§ LISTED RECORDS
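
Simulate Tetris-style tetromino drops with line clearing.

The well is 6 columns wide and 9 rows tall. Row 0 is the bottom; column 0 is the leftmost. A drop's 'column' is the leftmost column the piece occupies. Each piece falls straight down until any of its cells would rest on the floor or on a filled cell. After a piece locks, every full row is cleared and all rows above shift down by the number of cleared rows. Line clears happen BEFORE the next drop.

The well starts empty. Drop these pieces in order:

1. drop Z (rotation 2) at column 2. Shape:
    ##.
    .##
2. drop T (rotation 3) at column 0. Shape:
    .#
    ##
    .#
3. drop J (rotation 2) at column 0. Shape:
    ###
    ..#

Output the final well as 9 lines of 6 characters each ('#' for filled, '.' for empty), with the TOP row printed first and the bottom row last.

Answer: ......
......
......
......
......
###...
.##...
####..
.#.##.

Derivation:
Drop 1: Z rot2 at col 2 lands with bottom-row=0; cleared 0 line(s) (total 0); column heights now [0 0 2 2 1 0], max=2
Drop 2: T rot3 at col 0 lands with bottom-row=0; cleared 0 line(s) (total 0); column heights now [2 3 2 2 1 0], max=3
Drop 3: J rot2 at col 0 lands with bottom-row=2; cleared 0 line(s) (total 0); column heights now [4 4 4 2 1 0], max=4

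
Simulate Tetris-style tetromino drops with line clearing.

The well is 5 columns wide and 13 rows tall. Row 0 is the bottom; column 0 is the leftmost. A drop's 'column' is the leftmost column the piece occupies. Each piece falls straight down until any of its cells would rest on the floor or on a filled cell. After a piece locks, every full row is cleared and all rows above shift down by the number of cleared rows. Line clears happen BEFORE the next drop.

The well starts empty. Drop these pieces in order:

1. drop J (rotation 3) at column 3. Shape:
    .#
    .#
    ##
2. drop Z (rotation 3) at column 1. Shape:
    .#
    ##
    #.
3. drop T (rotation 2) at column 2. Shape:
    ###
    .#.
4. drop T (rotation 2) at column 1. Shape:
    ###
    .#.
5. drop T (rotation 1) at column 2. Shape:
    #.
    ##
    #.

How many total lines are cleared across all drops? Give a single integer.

Answer: 0

Derivation:
Drop 1: J rot3 at col 3 lands with bottom-row=0; cleared 0 line(s) (total 0); column heights now [0 0 0 1 3], max=3
Drop 2: Z rot3 at col 1 lands with bottom-row=0; cleared 0 line(s) (total 0); column heights now [0 2 3 1 3], max=3
Drop 3: T rot2 at col 2 lands with bottom-row=2; cleared 0 line(s) (total 0); column heights now [0 2 4 4 4], max=4
Drop 4: T rot2 at col 1 lands with bottom-row=4; cleared 0 line(s) (total 0); column heights now [0 6 6 6 4], max=6
Drop 5: T rot1 at col 2 lands with bottom-row=6; cleared 0 line(s) (total 0); column heights now [0 6 9 8 4], max=9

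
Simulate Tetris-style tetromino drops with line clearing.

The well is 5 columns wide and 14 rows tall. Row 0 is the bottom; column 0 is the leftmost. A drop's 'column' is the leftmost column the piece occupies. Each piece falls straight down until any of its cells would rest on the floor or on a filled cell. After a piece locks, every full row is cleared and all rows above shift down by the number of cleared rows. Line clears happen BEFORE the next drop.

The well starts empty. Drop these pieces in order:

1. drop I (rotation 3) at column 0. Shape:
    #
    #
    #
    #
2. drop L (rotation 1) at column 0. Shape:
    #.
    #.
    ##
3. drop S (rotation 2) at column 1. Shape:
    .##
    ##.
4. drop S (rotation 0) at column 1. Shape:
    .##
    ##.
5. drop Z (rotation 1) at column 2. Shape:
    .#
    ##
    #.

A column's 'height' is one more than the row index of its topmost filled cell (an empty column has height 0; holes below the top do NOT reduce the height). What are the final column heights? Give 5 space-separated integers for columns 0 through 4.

Drop 1: I rot3 at col 0 lands with bottom-row=0; cleared 0 line(s) (total 0); column heights now [4 0 0 0 0], max=4
Drop 2: L rot1 at col 0 lands with bottom-row=4; cleared 0 line(s) (total 0); column heights now [7 5 0 0 0], max=7
Drop 3: S rot2 at col 1 lands with bottom-row=5; cleared 0 line(s) (total 0); column heights now [7 6 7 7 0], max=7
Drop 4: S rot0 at col 1 lands with bottom-row=7; cleared 0 line(s) (total 0); column heights now [7 8 9 9 0], max=9
Drop 5: Z rot1 at col 2 lands with bottom-row=9; cleared 0 line(s) (total 0); column heights now [7 8 11 12 0], max=12

Answer: 7 8 11 12 0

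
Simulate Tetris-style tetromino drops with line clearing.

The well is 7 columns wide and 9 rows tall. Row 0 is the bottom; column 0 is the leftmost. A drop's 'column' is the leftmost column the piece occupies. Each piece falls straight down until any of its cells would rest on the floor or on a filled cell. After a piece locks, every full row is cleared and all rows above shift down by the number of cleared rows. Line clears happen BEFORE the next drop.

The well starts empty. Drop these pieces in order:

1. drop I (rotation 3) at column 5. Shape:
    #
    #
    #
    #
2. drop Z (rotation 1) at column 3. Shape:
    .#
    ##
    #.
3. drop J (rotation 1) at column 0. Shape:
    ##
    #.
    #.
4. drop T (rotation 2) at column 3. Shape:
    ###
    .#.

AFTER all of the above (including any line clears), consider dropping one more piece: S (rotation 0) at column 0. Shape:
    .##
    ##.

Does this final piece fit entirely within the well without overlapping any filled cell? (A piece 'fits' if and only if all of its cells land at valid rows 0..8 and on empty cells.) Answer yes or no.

Drop 1: I rot3 at col 5 lands with bottom-row=0; cleared 0 line(s) (total 0); column heights now [0 0 0 0 0 4 0], max=4
Drop 2: Z rot1 at col 3 lands with bottom-row=0; cleared 0 line(s) (total 0); column heights now [0 0 0 2 3 4 0], max=4
Drop 3: J rot1 at col 0 lands with bottom-row=0; cleared 0 line(s) (total 0); column heights now [3 3 0 2 3 4 0], max=4
Drop 4: T rot2 at col 3 lands with bottom-row=3; cleared 0 line(s) (total 0); column heights now [3 3 0 5 5 5 0], max=5
Test piece S rot0 at col 0 (width 3): heights before test = [3 3 0 5 5 5 0]; fits = True

Answer: yes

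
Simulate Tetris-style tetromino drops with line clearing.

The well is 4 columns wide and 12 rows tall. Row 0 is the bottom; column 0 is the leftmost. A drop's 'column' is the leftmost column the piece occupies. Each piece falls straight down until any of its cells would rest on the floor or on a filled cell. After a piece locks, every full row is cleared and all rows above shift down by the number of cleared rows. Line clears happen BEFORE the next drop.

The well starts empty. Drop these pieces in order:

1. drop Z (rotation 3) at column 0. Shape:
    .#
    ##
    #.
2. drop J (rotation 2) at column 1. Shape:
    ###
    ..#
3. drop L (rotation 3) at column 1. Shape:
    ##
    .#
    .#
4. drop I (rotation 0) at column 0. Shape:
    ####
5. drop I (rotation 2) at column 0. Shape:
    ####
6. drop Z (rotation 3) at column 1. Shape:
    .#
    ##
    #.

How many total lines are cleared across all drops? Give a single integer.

Drop 1: Z rot3 at col 0 lands with bottom-row=0; cleared 0 line(s) (total 0); column heights now [2 3 0 0], max=3
Drop 2: J rot2 at col 1 lands with bottom-row=2; cleared 0 line(s) (total 0); column heights now [2 4 4 4], max=4
Drop 3: L rot3 at col 1 lands with bottom-row=4; cleared 0 line(s) (total 0); column heights now [2 7 7 4], max=7
Drop 4: I rot0 at col 0 lands with bottom-row=7; cleared 1 line(s) (total 1); column heights now [2 7 7 4], max=7
Drop 5: I rot2 at col 0 lands with bottom-row=7; cleared 1 line(s) (total 2); column heights now [2 7 7 4], max=7
Drop 6: Z rot3 at col 1 lands with bottom-row=7; cleared 0 line(s) (total 2); column heights now [2 9 10 4], max=10

Answer: 2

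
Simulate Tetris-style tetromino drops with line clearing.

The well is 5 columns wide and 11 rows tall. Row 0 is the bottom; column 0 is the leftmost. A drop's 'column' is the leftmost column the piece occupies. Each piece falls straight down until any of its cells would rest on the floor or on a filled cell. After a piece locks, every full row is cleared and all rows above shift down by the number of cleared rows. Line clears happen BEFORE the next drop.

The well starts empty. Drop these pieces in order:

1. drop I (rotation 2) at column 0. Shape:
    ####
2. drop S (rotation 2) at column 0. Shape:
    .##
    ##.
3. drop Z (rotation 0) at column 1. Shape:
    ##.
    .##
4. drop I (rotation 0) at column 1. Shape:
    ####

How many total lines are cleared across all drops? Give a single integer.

Answer: 0

Derivation:
Drop 1: I rot2 at col 0 lands with bottom-row=0; cleared 0 line(s) (total 0); column heights now [1 1 1 1 0], max=1
Drop 2: S rot2 at col 0 lands with bottom-row=1; cleared 0 line(s) (total 0); column heights now [2 3 3 1 0], max=3
Drop 3: Z rot0 at col 1 lands with bottom-row=3; cleared 0 line(s) (total 0); column heights now [2 5 5 4 0], max=5
Drop 4: I rot0 at col 1 lands with bottom-row=5; cleared 0 line(s) (total 0); column heights now [2 6 6 6 6], max=6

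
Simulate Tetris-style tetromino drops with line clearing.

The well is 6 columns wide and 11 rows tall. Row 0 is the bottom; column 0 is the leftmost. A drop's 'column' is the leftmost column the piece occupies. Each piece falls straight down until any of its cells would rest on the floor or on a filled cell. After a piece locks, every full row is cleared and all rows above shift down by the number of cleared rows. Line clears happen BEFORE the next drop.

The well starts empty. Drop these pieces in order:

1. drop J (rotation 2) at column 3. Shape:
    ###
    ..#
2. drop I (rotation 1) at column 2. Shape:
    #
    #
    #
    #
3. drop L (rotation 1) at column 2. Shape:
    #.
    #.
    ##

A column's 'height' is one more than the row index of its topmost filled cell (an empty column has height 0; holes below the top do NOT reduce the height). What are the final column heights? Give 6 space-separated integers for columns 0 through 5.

Answer: 0 0 7 5 2 2

Derivation:
Drop 1: J rot2 at col 3 lands with bottom-row=0; cleared 0 line(s) (total 0); column heights now [0 0 0 2 2 2], max=2
Drop 2: I rot1 at col 2 lands with bottom-row=0; cleared 0 line(s) (total 0); column heights now [0 0 4 2 2 2], max=4
Drop 3: L rot1 at col 2 lands with bottom-row=4; cleared 0 line(s) (total 0); column heights now [0 0 7 5 2 2], max=7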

§ WHAT THE TASK REQUIRES
Once the line containing "1. drop J (rotation 2)" is found in the listing above, set down that line and every line after it, exactly.

§ TASK RESPONSE
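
1. drop J (rotation 2) at column 3. Shape:
    ###
    ..#
2. drop I (rotation 1) at column 2. Shape:
    #
    #
    #
    #
3. drop L (rotation 1) at column 2. Shape:
    #.
    #.
    ##

A column's 'height' is one more than the row index of its topmost filled cell (an empty column has height 0; holes below the top do NOT reduce the height). What are the final column heights? Give 6 space-separated integers for columns 0 through 5.

Answer: 0 0 7 5 2 2

Derivation:
Drop 1: J rot2 at col 3 lands with bottom-row=0; cleared 0 line(s) (total 0); column heights now [0 0 0 2 2 2], max=2
Drop 2: I rot1 at col 2 lands with bottom-row=0; cleared 0 line(s) (total 0); column heights now [0 0 4 2 2 2], max=4
Drop 3: L rot1 at col 2 lands with bottom-row=4; cleared 0 line(s) (total 0); column heights now [0 0 7 5 2 2], max=7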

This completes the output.